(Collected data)
----
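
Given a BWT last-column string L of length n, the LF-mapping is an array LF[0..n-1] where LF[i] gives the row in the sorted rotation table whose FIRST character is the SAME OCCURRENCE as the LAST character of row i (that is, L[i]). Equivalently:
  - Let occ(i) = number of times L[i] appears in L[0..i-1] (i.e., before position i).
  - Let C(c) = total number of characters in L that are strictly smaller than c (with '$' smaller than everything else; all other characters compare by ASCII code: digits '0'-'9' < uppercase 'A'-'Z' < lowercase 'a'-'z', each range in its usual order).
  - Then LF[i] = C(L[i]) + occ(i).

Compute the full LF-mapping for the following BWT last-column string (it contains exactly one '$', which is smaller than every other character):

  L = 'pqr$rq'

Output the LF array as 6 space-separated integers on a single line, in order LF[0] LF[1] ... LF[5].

Char counts: '$':1, 'p':1, 'q':2, 'r':2
C (first-col start): C('$')=0, C('p')=1, C('q')=2, C('r')=4
L[0]='p': occ=0, LF[0]=C('p')+0=1+0=1
L[1]='q': occ=0, LF[1]=C('q')+0=2+0=2
L[2]='r': occ=0, LF[2]=C('r')+0=4+0=4
L[3]='$': occ=0, LF[3]=C('$')+0=0+0=0
L[4]='r': occ=1, LF[4]=C('r')+1=4+1=5
L[5]='q': occ=1, LF[5]=C('q')+1=2+1=3

Answer: 1 2 4 0 5 3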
----
■ Your assignment ■
Going line by line, copy the data above exactly.

■ Answer to this task ■
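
Given a BWT last-column string L of length n, the LF-mapping is an array LF[0..n-1] where LF[i] gives the row in the sorted rotation table whose FIRST character is the SAME OCCURRENCE as the LAST character of row i (that is, L[i]). Equivalently:
  - Let occ(i) = number of times L[i] appears in L[0..i-1] (i.e., before position i).
  - Let C(c) = total number of characters in L that are strictly smaller than c (with '$' smaller than everything else; all other characters compare by ASCII code: digits '0'-'9' < uppercase 'A'-'Z' < lowercase 'a'-'z', each range in its usual order).
  - Then LF[i] = C(L[i]) + occ(i).

Compute the full LF-mapping for the following BWT last-column string (it contains exactly one '$', which is smaller than every other character):

  L = 'pqr$rq'

Output the LF array as 6 space-separated integers on a single line, in order LF[0] LF[1] ... LF[5].

Char counts: '$':1, 'p':1, 'q':2, 'r':2
C (first-col start): C('$')=0, C('p')=1, C('q')=2, C('r')=4
L[0]='p': occ=0, LF[0]=C('p')+0=1+0=1
L[1]='q': occ=0, LF[1]=C('q')+0=2+0=2
L[2]='r': occ=0, LF[2]=C('r')+0=4+0=4
L[3]='$': occ=0, LF[3]=C('$')+0=0+0=0
L[4]='r': occ=1, LF[4]=C('r')+1=4+1=5
L[5]='q': occ=1, LF[5]=C('q')+1=2+1=3

Answer: 1 2 4 0 5 3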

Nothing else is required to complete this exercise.